┌────────

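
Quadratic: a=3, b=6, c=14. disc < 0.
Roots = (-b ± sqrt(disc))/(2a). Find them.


disc = 6^2 - 4*3*14 = 36 - 168 = -132
sqrt(|disc|) = sqrt(132) = 11.4891
Real part = -6/(2*3) = -1.0000
Imag part = 11.4891/(2*3) = 1.9149

-1.0000 ± 1.9149i


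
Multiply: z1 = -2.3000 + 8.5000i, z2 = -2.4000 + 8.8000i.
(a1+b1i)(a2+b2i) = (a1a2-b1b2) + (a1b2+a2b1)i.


Real = -2.3*(-2.4) - 8.5*8.8 = 5.52 - 74.8 = -69.28
Imag = -2.3*8.8 - (2.4)*8.5 = -20.24 - (20.4) = -40.64

-69.2800 - 40.6400i


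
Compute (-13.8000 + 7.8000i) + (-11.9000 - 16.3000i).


Real: -13.8 - 11.9 = -25.7
Imag: 7.8 - 16.3 = -8.5

-25.7000 - 8.5000i


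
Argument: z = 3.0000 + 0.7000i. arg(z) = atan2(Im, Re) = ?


Re = 3, Im = 0.7
arg = atan2(0.7, 3) = 13.1340 degrees

arg(z) = 13.1340 degrees


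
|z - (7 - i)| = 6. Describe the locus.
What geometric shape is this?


|z - z0| = r is a circle with center z0 and radius r.
Center = (7, -1), radius = 6

Circle with center (7, -1) and radius 6


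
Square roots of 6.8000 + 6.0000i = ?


|z| = sqrt(46.24+36) = 9.0686
sqrt((|z|+a)/2) = sqrt((9.0686+6.8)/2) = sqrt(7.9343) = 2.8168
sqrt((|z|-a)/2) = sqrt((9.0686-6.8)/2) = sqrt(1.1343) = 1.0650

±(2.8168 + 1.0650i) i.e. 2.8168 + 1.0650i and -2.8168 - 1.0650i


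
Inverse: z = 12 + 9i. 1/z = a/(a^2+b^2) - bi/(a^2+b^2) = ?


|z|^2 = 144+81 = 225
1/z = (12 - 9i)/225

1/z = 0.0533 - 0.0400i


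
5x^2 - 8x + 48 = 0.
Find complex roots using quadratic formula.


disc = (-8)^2 - 4*5*48 = 64 - 960 = -896
sqrt(|disc|) = sqrt(896) = 29.9333
Real part = 8/(2*5) = 0.8000
Imag part = 29.9333/(2*5) = 2.9933

0.8000 ± 2.9933i


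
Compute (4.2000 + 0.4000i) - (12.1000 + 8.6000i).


Real: 4.2 - 12.1 = -7.9
Imag: 0.4 - 8.6 = -8.2

-7.9000 - 8.2000i


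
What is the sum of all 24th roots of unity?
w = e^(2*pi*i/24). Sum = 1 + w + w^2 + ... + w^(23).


The sum of all 24th roots of unity is 0.
Geometric series: (1 - w^24)/(1 - w) = (1-1)/(1-w) = 0 since w^24 = 1, w ≠ 1.
Alternatively: coefficient of z^23 in z^24 - 1 is 0.

0


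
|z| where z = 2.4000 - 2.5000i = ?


|z| = sqrt(2.4^2 + (-2.5)^2) = sqrt(5.76 + 6.25) = sqrt(12.01) = 3.4655

|z| = 3.4655


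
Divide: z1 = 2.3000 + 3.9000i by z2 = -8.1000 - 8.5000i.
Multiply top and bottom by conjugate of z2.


Conjugate of z2 = -8.1000 + 8.5000i
Numerator: (2.3000 + 3.9000i)(-8.1000 + 8.5000i) = -51.7800 - 12.0400i
Denominator: (-8.1)^2 + (-8.5)^2 = 137.86
Result = (-51.7800 - 12.0400i)/137.86

-0.3756 - 0.0873i


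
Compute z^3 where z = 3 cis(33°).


r^3 = 3^3 = 27
n*theta = 3*33° = 99° = 99° (mod 360)
a = 27*cos(99°) = -4.2237
b = 27*sin(99°) = 26.6676

27 cis(99°) = -4.2237 + 26.6676i


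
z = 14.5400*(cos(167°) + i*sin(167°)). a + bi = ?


a = 14.5400*cos(167°) = 14.5400*(-0.97437) = -14.1673
b = 14.5400*sin(167°) = 14.5400*0.22495 = 3.2708

-14.1673 + 3.2708i


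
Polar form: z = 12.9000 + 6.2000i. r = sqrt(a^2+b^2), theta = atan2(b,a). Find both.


r = sqrt(166.41+38.44) = sqrt(204.85) = 14.3126
theta = atan2(6.2, 12.9) = 25.6699 degrees

r = 14.3126, theta = 25.6699 degrees


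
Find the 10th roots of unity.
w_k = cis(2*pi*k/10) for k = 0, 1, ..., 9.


The 10th roots of unity are cis(360k/10°) for k=0..9
Angle step = 360/10 = 36°
Primitive root: cis(36°)
Primitive root = 0.8090 + 0.5878i

10 roots at angles: 0°, 36°, 72°, 108°, 144°, 180°, 216°, 252°, 288°, 324°


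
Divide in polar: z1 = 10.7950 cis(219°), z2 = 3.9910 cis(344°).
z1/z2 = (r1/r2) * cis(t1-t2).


r = 10.7950 / 3.9910 = 2.7048
theta = 219° - 344° = -125° = 235° (mod 360)

2.7048 cis(235°)


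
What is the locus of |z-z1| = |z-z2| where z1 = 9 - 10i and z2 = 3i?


Equal distances means the locus is the perpendicular bisector of z1 and z2.
Midpoint = ((9+0)/2, (-10+3)/2) = (4.5000, -3.5000)

Perpendicular bisector through (4.5000, -3.5000)


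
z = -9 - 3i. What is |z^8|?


|z| = sqrt(81+9) = sqrt(90) = 9.4868
|z^8| = |z|^8 = (sqrt(90))^8 = 90^4 = 65610000

|z^8| = 65610000


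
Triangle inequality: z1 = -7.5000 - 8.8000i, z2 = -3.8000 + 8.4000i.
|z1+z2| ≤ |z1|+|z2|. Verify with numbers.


|z1| = sqrt((-7.5)^2 + (-8.8)^2) = sqrt(133.69) = 11.5624
|z2| = sqrt((-3.8)^2 + 8.4^2) = sqrt(85) = 9.2195
z1+z2 = -11.3000 - 0.4000i
|z1+z2| = sqrt(127.85) = 11.3071
|z1|+|z2| = 11.5624 + 9.2195 = 20.7819

|z1+z2| = 11.3071 ≤ |z1|+|z2| = 20.7819 (verified)


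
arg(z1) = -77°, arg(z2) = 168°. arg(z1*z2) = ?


arg(z1*z2) = -77° + 168° = 91°
Normalized to (-180°, 180°]: 91°

91°


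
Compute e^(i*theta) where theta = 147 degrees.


cos(147°) = -0.8387
sin(147°) = 0.5446

e^(i*147°) = -0.8387 + 0.5446i


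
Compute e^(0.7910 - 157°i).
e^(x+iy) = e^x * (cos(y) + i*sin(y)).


e^0.7910 = 2.2056
cos(-157°) = -0.9205
sin(-157°) = -0.39073
Real = 2.2056*(-0.9205) = -2.0303
Imag = 2.2056*(-0.39073) = -0.8618

-2.0303 - 0.8618i


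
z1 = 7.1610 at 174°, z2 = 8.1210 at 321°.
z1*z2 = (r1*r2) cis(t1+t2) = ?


r = 7.1610 * 8.1210 = 58.1545
theta = 174° + 321° = 495° = 135° (mod 360)

58.1545 cis(135°)


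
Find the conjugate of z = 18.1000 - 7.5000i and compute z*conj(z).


z_bar = 18.1000 + 7.5000i
z*z_bar = 18.1^2 + (-7.5)^2 = 327.61 + 56.25 = 383.86

z_bar = 18.1000 + 7.5000i, z*z_bar = 383.86


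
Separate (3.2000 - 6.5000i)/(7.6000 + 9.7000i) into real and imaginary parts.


Multiply by conjugate: (3.2000 - 6.5000i)(7.6000 - 9.7000i) / (7.6^2 + 9.7^2)
Numerator real = 3.2*7.6 - (6.5)*9.7 = -38.73
Numerator imag = -6.5*7.6 - 3.2*9.7 = -80.44
Denominator = 151.85
Re(z) = -38.73/151.85 = -0.2551
Im(z) = -80.44/151.85 = -0.5297

Re(z) = -0.2551, Im(z) = -0.5297


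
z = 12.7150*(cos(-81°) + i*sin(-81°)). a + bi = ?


a = 12.7150*cos(-81°) = 12.7150*0.156434 = 1.9891
b = 12.7150*sin(-81°) = 12.7150*(-0.98769) = -12.5585

1.9891 - 12.5585i


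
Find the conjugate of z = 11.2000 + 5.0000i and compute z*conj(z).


z_bar = 11.2000 - 5.0000i
z*z_bar = 11.2^2 + 5^2 = 125.44 + 25 = 150.44

z_bar = 11.2000 - 5.0000i, z*z_bar = 150.44


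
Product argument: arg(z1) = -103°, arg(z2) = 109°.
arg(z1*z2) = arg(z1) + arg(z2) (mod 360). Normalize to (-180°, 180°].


arg(z1*z2) = -103° + 109° = 6°
Normalized to (-180°, 180°]: 6°

6°


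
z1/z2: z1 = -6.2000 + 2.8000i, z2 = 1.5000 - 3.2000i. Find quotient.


Conjugate of z2 = 1.5000 + 3.2000i
Numerator: (-6.2000 + 2.8000i)(1.5000 + 3.2000i) = -18.2600 - 15.6400i
Denominator: 1.5^2 + (-3.2)^2 = 12.49
Result = (-18.2600 - 15.6400i)/12.49

-1.4620 - 1.2522i


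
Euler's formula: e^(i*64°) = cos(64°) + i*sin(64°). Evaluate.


cos(64°) = 0.4384
sin(64°) = 0.8988

e^(i*64°) = 0.4384 + 0.8988i


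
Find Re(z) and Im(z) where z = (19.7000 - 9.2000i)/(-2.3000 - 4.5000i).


Multiply by conjugate: (19.7000 - 9.2000i)(-2.3000 + 4.5000i) / ((-2.3)^2 + (-4.5)^2)
Numerator real = 19.7*(-2.3) - (9.2)*(-4.5) = -3.91
Numerator imag = -9.2*(-2.3) - 19.7*(-4.5) = 109.81
Denominator = 25.54
Re(z) = -3.91/25.54 = -0.1531
Im(z) = 109.81/25.54 = 4.2995

Re(z) = -0.1531, Im(z) = 4.2995


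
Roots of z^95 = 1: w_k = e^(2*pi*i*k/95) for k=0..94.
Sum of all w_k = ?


The sum of all 95th roots of unity is 0.
Geometric series: (1 - w^95)/(1 - w) = (1-1)/(1-w) = 0 since w^95 = 1, w ≠ 1.
Alternatively: coefficient of z^94 in z^95 - 1 is 0.

0


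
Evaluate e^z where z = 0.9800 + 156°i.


e^0.9800 = 2.6645
cos(156°) = -0.913545
sin(156°) = 0.4067
Real = 2.6645*(-0.913545) = -2.4341
Imag = 2.6645*0.4067 = 1.0837

-2.4341 + 1.0837i


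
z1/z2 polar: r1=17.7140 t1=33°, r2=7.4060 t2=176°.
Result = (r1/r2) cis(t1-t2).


r = 17.7140 / 7.4060 = 2.3918
theta = 33° - 176° = -143° = 217° (mod 360)

2.3918 cis(217°)


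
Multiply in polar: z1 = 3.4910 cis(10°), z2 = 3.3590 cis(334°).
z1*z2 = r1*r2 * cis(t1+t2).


r = 3.4910 * 3.3590 = 11.7263
theta = 10° + 334° = 344° = 344° (mod 360)

11.7263 cis(344°)


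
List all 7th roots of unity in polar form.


The 7th roots of unity are cis(360k/7°) for k=0..6
Angle step = 360/7 = 51.4286°
Primitive root: cis(51.4286°)
Primitive root = 0.6235 + 0.7818i

7 roots at angles: 0°, 51.4286°, 102.8571°, 154.2857°, 205.7143°, 257.1429°, 308.5714°


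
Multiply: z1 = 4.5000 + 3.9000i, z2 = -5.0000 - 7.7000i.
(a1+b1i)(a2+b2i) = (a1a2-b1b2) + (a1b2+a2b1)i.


Real = 4.5*(-5) - 3.9*(-7.7) = -22.5 - (-30.03) = 7.53
Imag = 4.5*(-7.7) - (5)*3.9 = -34.65 - (19.5) = -54.15

7.5300 - 54.1500i


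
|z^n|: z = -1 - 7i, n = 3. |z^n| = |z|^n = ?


|z| = sqrt(1+49) = sqrt(50) = 7.0711
|z^3| = |z|^3 = (sqrt(50))^3 = 50*sqrt(50)

|z^3| = 50*sqrt(50) ≈ 353.5534


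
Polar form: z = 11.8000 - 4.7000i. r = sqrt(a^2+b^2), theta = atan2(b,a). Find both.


r = sqrt(139.24+22.09) = sqrt(161.33) = 12.7016
theta = atan2(-4.7, 11.8) = -21.7176 degrees

r = 12.7016, theta = -21.7176 degrees


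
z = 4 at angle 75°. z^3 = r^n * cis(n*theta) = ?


r^3 = 4^3 = 64
n*theta = 3*75° = 225° = 225° (mod 360)
a = 64*cos(225°) = -45.2548
b = 64*sin(225°) = -45.2548

64 cis(225°) = -45.2548 - 45.2548i


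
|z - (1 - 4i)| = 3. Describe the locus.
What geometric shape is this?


|z - z0| = r is a circle with center z0 and radius r.
Center = (1, -4), radius = 3

Circle with center (1, -4) and radius 3


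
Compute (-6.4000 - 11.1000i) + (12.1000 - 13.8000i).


Real: -6.4 + 12.1 = 5.7
Imag: -11.1 - 13.8 = -24.9

5.7000 - 24.9000i


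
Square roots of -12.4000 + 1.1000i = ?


|z| = sqrt(153.76+1.21) = 12.4487
sqrt((|z|+a)/2) = sqrt((12.4487+(-12.4))/2) = sqrt(0.0243) = 0.1560
sqrt((|z|-a)/2) = sqrt((12.4487-(-12.4))/2) = sqrt(12.4243) = 3.5248

±(0.1560 + 3.5248i) i.e. 0.1560 + 3.5248i and -0.1560 - 3.5248i


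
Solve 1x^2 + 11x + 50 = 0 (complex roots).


disc = 11^2 - 4*1*50 = 121 - 200 = -79
sqrt(|disc|) = sqrt(79) = 8.8882
Real part = -11/(2*1) = -5.5000
Imag part = 8.8882/(2*1) = 4.4441

-5.5000 ± 4.4441i


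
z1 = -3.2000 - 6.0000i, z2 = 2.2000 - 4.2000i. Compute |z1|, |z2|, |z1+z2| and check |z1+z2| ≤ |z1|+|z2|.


|z1| = sqrt((-3.2)^2 + (-6)^2) = sqrt(46.24) = 6.8000
|z2| = sqrt(2.2^2 + (-4.2)^2) = sqrt(22.48) = 4.7413
z1+z2 = -1.0000 - 10.2000i
|z1+z2| = sqrt(105.04) = 10.2489
|z1|+|z2| = 6.8000 + 4.7413 = 11.5413

|z1+z2| = 10.2489 ≤ |z1|+|z2| = 11.5413 (verified)


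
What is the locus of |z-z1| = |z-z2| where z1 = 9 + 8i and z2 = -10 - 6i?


Equal distances means the locus is the perpendicular bisector of z1 and z2.
Midpoint = ((9+(-10))/2, (8+(-6))/2) = (-0.5000, 1.0000)

Perpendicular bisector through (-0.5000, 1.0000)


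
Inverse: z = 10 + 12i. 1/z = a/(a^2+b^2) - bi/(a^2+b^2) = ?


|z|^2 = 100+144 = 244
1/z = (10 - 12i)/244

1/z = 0.0410 - 0.0492i


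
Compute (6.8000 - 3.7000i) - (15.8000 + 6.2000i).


Real: 6.8 - 15.8 = -9
Imag: -3.7 - 6.2 = -9.9

-9.0000 - 9.9000i


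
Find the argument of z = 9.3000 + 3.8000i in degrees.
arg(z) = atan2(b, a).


Re = 9.3, Im = 3.8
arg = atan2(3.8, 9.3) = 22.2250 degrees

arg(z) = 22.2250 degrees


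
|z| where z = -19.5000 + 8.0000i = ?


|z| = sqrt((-19.5)^2 + 8^2) = sqrt(380.25 + 64) = sqrt(444.25) = 21.0772

|z| = 21.0772


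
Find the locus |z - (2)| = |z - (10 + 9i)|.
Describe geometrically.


Equal distances means the locus is the perpendicular bisector of z1 and z2.
Midpoint = ((2+10)/2, (0+9)/2) = (6.0000, 4.5000)

Perpendicular bisector through (6.0000, 4.5000)


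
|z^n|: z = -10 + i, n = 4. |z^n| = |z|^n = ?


|z| = sqrt(100+1) = sqrt(101) = 10.0499
|z^4| = |z|^4 = (sqrt(101))^4 = 101^2 = 10201

|z^4| = 10201


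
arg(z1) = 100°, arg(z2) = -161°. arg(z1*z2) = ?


arg(z1*z2) = 100° - 161° = -61°
Normalized to (-180°, 180°]: -61°

-61°


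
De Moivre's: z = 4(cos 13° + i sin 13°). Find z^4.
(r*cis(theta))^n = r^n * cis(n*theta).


r^4 = 4^4 = 256
n*theta = 4*13° = 52° = 52° (mod 360)
a = 256*cos(52°) = 157.6093
b = 256*sin(52°) = 201.7308

256 cis(52°) = 157.6093 + 201.7308i


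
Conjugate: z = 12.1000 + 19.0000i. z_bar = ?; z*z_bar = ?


z_bar = 12.1000 - 19.0000i
z*z_bar = 12.1^2 + 19^2 = 146.41 + 361 = 507.41

z_bar = 12.1000 - 19.0000i, z*z_bar = 507.41


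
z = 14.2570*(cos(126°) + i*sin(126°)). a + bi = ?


a = 14.2570*cos(126°) = 14.2570*(-0.58779) = -8.3801
b = 14.2570*sin(126°) = 14.2570*0.80902 = 11.5342

-8.3801 + 11.5342i


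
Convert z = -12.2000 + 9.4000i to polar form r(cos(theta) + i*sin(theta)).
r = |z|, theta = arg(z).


r = sqrt(148.84+88.36) = sqrt(237.2) = 15.4013
theta = atan2(9.4, -12.2) = 142.3860 degrees

r = 15.4013, theta = 142.3860 degrees


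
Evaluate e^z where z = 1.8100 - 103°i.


e^1.8100 = 6.11045
cos(-103°) = -0.224951
sin(-103°) = -0.97437
Real = 6.11045*(-0.224951) = -1.3746
Imag = 6.11045*(-0.97437) = -5.9538

-1.3746 - 5.9538i


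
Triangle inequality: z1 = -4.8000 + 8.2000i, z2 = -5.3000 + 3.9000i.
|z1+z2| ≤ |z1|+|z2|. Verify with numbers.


|z1| = sqrt((-4.8)^2 + 8.2^2) = sqrt(90.28) = 9.5016
|z2| = sqrt((-5.3)^2 + 3.9^2) = sqrt(43.3) = 6.5803
z1+z2 = -10.1000 + 12.1000i
|z1+z2| = sqrt(248.42) = 15.7613
|z1|+|z2| = 9.5016 + 6.5803 = 16.0819

|z1+z2| = 15.7613 ≤ |z1|+|z2| = 16.0819 (verified)


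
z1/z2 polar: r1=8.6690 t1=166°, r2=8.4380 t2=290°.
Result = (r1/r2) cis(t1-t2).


r = 8.6690 / 8.4380 = 1.0274
theta = 166° - 290° = -124° = 236° (mod 360)

1.0274 cis(236°)


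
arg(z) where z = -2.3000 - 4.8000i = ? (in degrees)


Re = -2.3, Im = -4.8
arg = atan2(-4.8, -2.3) = -115.6022 degrees

arg(z) = -115.6022 degrees


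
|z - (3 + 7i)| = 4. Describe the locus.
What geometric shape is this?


|z - z0| = r is a circle with center z0 and radius r.
Center = (3, 7), radius = 4

Circle with center (3, 7) and radius 4


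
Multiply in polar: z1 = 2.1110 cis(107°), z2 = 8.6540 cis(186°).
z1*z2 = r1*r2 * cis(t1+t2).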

└────────

Scan the records for the word "Triangle" and copy every line where it is found.

▸ **Answer section**:
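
Triangle inequality: z1 = -7.5000 - 8.8000i, z2 = -3.8000 + 8.4000i.
Triangle inequality: z1 = -4.8000 + 8.2000i, z2 = -5.3000 + 3.9000i.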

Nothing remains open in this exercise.